◆ **Information shown**

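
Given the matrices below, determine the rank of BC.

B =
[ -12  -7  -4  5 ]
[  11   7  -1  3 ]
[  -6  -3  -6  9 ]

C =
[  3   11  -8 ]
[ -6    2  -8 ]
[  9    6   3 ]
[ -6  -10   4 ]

First compute BC:
[[-60, -220, 160],
 [-36,  99, -135],
 [-108, -198,  90]]
Now row reduce the product.
R2 ← R2 − (3/5)·R1: [0, 231, -231]
R3 ← R3 − (9/5)·R1: [0, 198, -198]
R3 ← R3 − (6/7)·R2: [0, 0, 0]
2 nonzero rows, so rank(BC) = 2.

2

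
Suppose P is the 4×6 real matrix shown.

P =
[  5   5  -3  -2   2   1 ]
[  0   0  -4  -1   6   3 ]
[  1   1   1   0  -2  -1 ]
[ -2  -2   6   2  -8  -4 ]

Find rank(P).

Row reduce to echelon form.
R3 ← R3 − (1/5)·R1: [0, 0, 8/5, 2/5, -12/5, -6/5]
R4 ← R4 + (2/5)·R1: [0, 0, 24/5, 6/5, -36/5, -18/5]
R3 ← R3 + (2/5)·R2: [0, 0, 0, 0, 0, 0]
R4 ← R4 + (6/5)·R2: [0, 0, 0, 0, 0, 0]
Echelon form has 2 nonzero rows, so rank(P) = 2.

2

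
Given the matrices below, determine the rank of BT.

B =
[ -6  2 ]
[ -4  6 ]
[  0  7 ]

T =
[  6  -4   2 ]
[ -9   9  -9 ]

2

First compute BT:
[[-54,  42, -30],
 [-78,  70, -62],
 [-63,  63, -63]]
Now row reduce the product.
R2 ← R2 − (13/9)·R1: [0, 28/3, -56/3]
R3 ← R3 − (7/6)·R1: [0, 14, -28]
R3 ← R3 − (3/2)·R2: [0, 0, 0]
2 nonzero rows, so rank(BT) = 2.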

◆ **Task description**
If a line above holds the word "matrices", copy it.

◆ **Answer space**
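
Given the matrices below, determine the rank of BC.
Given the matrices below, determine the rank of BT.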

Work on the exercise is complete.